**Requirement**
Word for word, transcribe all of the records.

Stored data entries:
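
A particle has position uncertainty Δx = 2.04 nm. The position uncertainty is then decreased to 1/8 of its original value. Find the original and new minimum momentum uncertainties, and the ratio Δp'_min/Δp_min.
Original Δp_min = 2.585 × 10^-26 kg·m/s; new Δp'_min = 2.068 × 10^-25 kg·m/s; ratio Δp'_min/Δp_min = 8.

From the uncertainty principle ΔxΔp ≥ ℏ/2, the minimum momentum uncertainty is Δp_min = ℏ/(2Δx).

Original (Δx = 2.04 nm = 2.040e-09 m):
Δp_min = (1.055e-34 J·s)/(2 × 2.040e-09 m) = 2.585e-26 kg·m/s

When Δx → (1/8)Δx:
Δp'_min = ℏ/(2 × (1/8)Δx) = 8 × ℏ/(2Δx) = 8 × Δp_min
Δp'_min = 8 × 2.585e-26 kg·m/s = 2.068e-25 kg·m/s

Since Δp_min ∝ 1/Δx, when Δx is decreased to 1/8 of its original value, Δp_min increases to 8 times its original value.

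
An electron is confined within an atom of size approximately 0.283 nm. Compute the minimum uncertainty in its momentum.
1.863 × 10^-25 kg·m/s

Using the Heisenberg uncertainty principle:
ΔxΔp ≥ ℏ/2

With Δx ≈ L = 2.830e-10 m (the confinement size):
Δp_min = ℏ/(2Δx)
Δp_min = (1.055e-34 J·s) / (2 × 2.830e-10 m)
Δp_min = 1.863e-25 kg·m/s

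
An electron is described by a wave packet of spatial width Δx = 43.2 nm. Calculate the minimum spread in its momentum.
1.221 × 10^-27 kg·m/s

For a wave packet, the spatial width Δx and momentum spread Δp are related by the uncertainty principle:
ΔxΔp ≥ ℏ/2

The minimum momentum spread is:
Δp_min = ℏ/(2Δx)
Δp_min = (1.055e-34 J·s) / (2 × 4.320e-08 m)
Δp_min = 1.221e-27 kg·m/s

A wave packet cannot have both a well-defined position and well-defined momentum.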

**Task response**
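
A particle has position uncertainty Δx = 2.04 nm. The position uncertainty is then decreased to 1/8 of its original value. Find the original and new minimum momentum uncertainties, and the ratio Δp'_min/Δp_min.
Original Δp_min = 2.585 × 10^-26 kg·m/s; new Δp'_min = 2.068 × 10^-25 kg·m/s; ratio Δp'_min/Δp_min = 8.

From the uncertainty principle ΔxΔp ≥ ℏ/2, the minimum momentum uncertainty is Δp_min = ℏ/(2Δx).

Original (Δx = 2.04 nm = 2.040e-09 m):
Δp_min = (1.055e-34 J·s)/(2 × 2.040e-09 m) = 2.585e-26 kg·m/s

When Δx → (1/8)Δx:
Δp'_min = ℏ/(2 × (1/8)Δx) = 8 × ℏ/(2Δx) = 8 × Δp_min
Δp'_min = 8 × 2.585e-26 kg·m/s = 2.068e-25 kg·m/s

Since Δp_min ∝ 1/Δx, when Δx is decreased to 1/8 of its original value, Δp_min increases to 8 times its original value.

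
An electron is confined within an atom of size approximately 0.283 nm. Compute the minimum uncertainty in its momentum.
1.863 × 10^-25 kg·m/s

Using the Heisenberg uncertainty principle:
ΔxΔp ≥ ℏ/2

With Δx ≈ L = 2.830e-10 m (the confinement size):
Δp_min = ℏ/(2Δx)
Δp_min = (1.055e-34 J·s) / (2 × 2.830e-10 m)
Δp_min = 1.863e-25 kg·m/s

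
An electron is described by a wave packet of spatial width Δx = 43.2 nm. Calculate the minimum spread in its momentum.
1.221 × 10^-27 kg·m/s

For a wave packet, the spatial width Δx and momentum spread Δp are related by the uncertainty principle:
ΔxΔp ≥ ℏ/2

The minimum momentum spread is:
Δp_min = ℏ/(2Δx)
Δp_min = (1.055e-34 J·s) / (2 × 4.320e-08 m)
Δp_min = 1.221e-27 kg·m/s

A wave packet cannot have both a well-defined position and well-defined momentum.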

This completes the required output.